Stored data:
-------------------------

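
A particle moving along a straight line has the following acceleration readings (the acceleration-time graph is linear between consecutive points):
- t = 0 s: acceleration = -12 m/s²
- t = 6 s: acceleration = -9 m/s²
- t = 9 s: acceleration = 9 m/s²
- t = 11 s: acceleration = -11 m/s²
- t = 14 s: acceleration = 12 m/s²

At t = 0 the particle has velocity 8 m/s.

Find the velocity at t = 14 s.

-55.5 m/s

Δv equals the area under the a-t graph; then v = v₀ + Δv.
0–6 s: ½(-12 + -9)(6) = -63 m/s
6–9 s: ½(-9 + 9)(3) = 0 m/s
9–11 s: ½(9 + -11)(2) = -2 m/s
11–14 s: ½(-11 + 12)(3) = 1.5 m/s
Δv = -63.5 m/s, so v(14) = 8 + (-63.5) = -55.5 m/s.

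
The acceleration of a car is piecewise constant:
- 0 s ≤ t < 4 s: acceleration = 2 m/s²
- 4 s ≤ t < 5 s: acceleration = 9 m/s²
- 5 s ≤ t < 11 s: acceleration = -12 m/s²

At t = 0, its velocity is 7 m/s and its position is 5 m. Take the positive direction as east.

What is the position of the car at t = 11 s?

-3.5 m

On each constant-a segment, Δv = aΔt and Δx = v₀Δt + ½aΔt²; chain segment to segment.
0–4 s: v starts 7 m/s; Δx = 7·4 + ½·2·4² = 44 m; v ends 15 m/s.
4–5 s: v starts 15 m/s; Δx = 15·1 + ½·9·1² = 19.5 m; v ends 24 m/s.
5–11 s: v starts 24 m/s; Δx = 24·6 + ½·-12·6² = -72 m; v ends -48 m/s.
x(11) = 5 + Σ Δx = -3.5 m.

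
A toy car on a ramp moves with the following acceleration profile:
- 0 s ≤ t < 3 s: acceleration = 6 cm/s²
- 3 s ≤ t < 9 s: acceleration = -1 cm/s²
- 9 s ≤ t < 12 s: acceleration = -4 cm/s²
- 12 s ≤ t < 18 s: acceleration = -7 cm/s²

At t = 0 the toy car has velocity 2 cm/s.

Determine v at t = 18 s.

-40 cm/s

Δv equals the area under the a-t graph; then v = v₀ + Δv.
0–3 s: 6 × 3 = 18 cm/s
3–9 s: -1 × 6 = -6 cm/s
9–12 s: -4 × 3 = -12 cm/s
12–18 s: -7 × 6 = -42 cm/s
Δv = -42 cm/s, so v(18) = 2 + (-42) = -40 cm/s.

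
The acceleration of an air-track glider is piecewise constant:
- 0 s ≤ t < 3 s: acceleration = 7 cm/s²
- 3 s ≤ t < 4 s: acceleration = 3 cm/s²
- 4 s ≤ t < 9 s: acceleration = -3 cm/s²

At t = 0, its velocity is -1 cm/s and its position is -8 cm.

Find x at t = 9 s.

119.5 cm

On each constant-a segment, Δv = aΔt and Δx = v₀Δt + ½aΔt²; chain segment to segment.
0–3 s: v starts -1 cm/s; Δx = -1·3 + ½·7·3² = 28.5 cm; v ends 20 cm/s.
3–4 s: v starts 20 cm/s; Δx = 20·1 + ½·3·1² = 21.5 cm; v ends 23 cm/s.
4–9 s: v starts 23 cm/s; Δx = 23·5 + ½·-3·5² = 77.5 cm; v ends 8 cm/s.
x(9) = -8 + Σ Δx = 119.5 cm.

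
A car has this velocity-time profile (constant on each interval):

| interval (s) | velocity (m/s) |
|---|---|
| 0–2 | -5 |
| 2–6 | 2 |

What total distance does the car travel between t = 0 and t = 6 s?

18 m

Total distance travelled is ∫|v| dt — sum the magnitudes of each area piece.
0–2 s: |-5| × 2 = 10 m
2–6 s: |2| × 4 = 8 m
Total distance = 18 m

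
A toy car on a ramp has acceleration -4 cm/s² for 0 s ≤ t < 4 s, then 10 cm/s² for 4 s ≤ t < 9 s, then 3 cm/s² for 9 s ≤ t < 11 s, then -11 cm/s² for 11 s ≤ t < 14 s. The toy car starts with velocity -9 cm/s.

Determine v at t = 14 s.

-2 cm/s

Δv equals the area under the a-t graph; then v = v₀ + Δv.
0–4 s: -4 × 4 = -16 cm/s
4–9 s: 10 × 5 = 50 cm/s
9–11 s: 3 × 2 = 6 cm/s
11–14 s: -11 × 3 = -33 cm/s
Δv = 7 cm/s, so v(14) = -9 + (7) = -2 cm/s.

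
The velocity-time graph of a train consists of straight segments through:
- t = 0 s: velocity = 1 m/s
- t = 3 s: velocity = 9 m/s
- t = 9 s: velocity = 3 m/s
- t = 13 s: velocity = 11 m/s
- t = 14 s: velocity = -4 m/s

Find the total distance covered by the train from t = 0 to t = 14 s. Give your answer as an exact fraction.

Distance (not displacement) is the total path length: add the absolute areas under v-t.
0–3 s: |½(1 + 9)(3)| = 15 m
3–9 s: |½(9 + 3)(6)| = 36 m
9–13 s: |½(3 + 11)(4)| = 28 m
13–14 s: v = 0 at t = 206/15 s; triangle areas 121/30 + 8/15 = 137/30 m
Total distance = 2507/30 m

2507/30 m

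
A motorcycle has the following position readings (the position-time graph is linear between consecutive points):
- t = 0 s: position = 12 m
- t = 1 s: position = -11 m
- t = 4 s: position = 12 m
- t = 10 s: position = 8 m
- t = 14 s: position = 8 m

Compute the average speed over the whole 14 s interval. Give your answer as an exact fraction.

Average speed = (total path length)/(elapsed time); on a piecewise-linear x-t graph the path length is Σ|Δx|.
0–1 s: |Δx| = |-11 − 12| = 23 m
1–4 s: |Δx| = |12 − -11| = 23 m
4–10 s: |Δx| = |8 − 12| = 4 m
10–14 s: |Δx| = |8 − 8| = 0 m
Total path = 50 m; average speed = 50/14 = 25/7 m/s.

25/7 m/s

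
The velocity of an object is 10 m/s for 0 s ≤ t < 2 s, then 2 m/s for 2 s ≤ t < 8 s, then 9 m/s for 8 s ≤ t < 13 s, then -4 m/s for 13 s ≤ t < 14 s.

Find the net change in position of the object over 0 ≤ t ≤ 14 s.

73 m

Net displacement equals the area under the velocity-time graph (areas below the axis count negative).
0–2 s: 10 × 2 = 20 m
2–8 s: 2 × 6 = 12 m
8–13 s: 9 × 5 = 45 m
13–14 s: -4 × 1 = -4 m
Net displacement = 73 m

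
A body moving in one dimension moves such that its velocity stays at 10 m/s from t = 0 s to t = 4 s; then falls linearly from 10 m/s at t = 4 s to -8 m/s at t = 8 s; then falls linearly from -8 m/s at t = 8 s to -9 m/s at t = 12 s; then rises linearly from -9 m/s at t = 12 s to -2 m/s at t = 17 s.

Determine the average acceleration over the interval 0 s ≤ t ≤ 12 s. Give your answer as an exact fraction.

Average acceleration = Δv/Δt = (-9 − 10)/(12 − 0) = -19/12 m/s².

-19/12 m/s²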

-------------------------

Problem requirements:
Repeat each line of the data above, exactly as it appears, from the first through the line that contains "At t = 0, its velocity is 7".

Your response:
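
A particle moving along a straight line has the following acceleration readings (the acceleration-time graph is linear between consecutive points):
- t = 0 s: acceleration = -12 m/s²
- t = 6 s: acceleration = -9 m/s²
- t = 9 s: acceleration = 9 m/s²
- t = 11 s: acceleration = -11 m/s²
- t = 14 s: acceleration = 12 m/s²

At t = 0 the particle has velocity 8 m/s.

Find the velocity at t = 14 s.

-55.5 m/s

Δv equals the area under the a-t graph; then v = v₀ + Δv.
0–6 s: ½(-12 + -9)(6) = -63 m/s
6–9 s: ½(-9 + 9)(3) = 0 m/s
9–11 s: ½(9 + -11)(2) = -2 m/s
11–14 s: ½(-11 + 12)(3) = 1.5 m/s
Δv = -63.5 m/s, so v(14) = 8 + (-63.5) = -55.5 m/s.

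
The acceleration of a car is piecewise constant:
- 0 s ≤ t < 4 s: acceleration = 2 m/s²
- 4 s ≤ t < 5 s: acceleration = 9 m/s²
- 5 s ≤ t < 11 s: acceleration = -12 m/s²

At t = 0, its velocity is 7 m/s and its position is 5 m. Take the positive direction as east.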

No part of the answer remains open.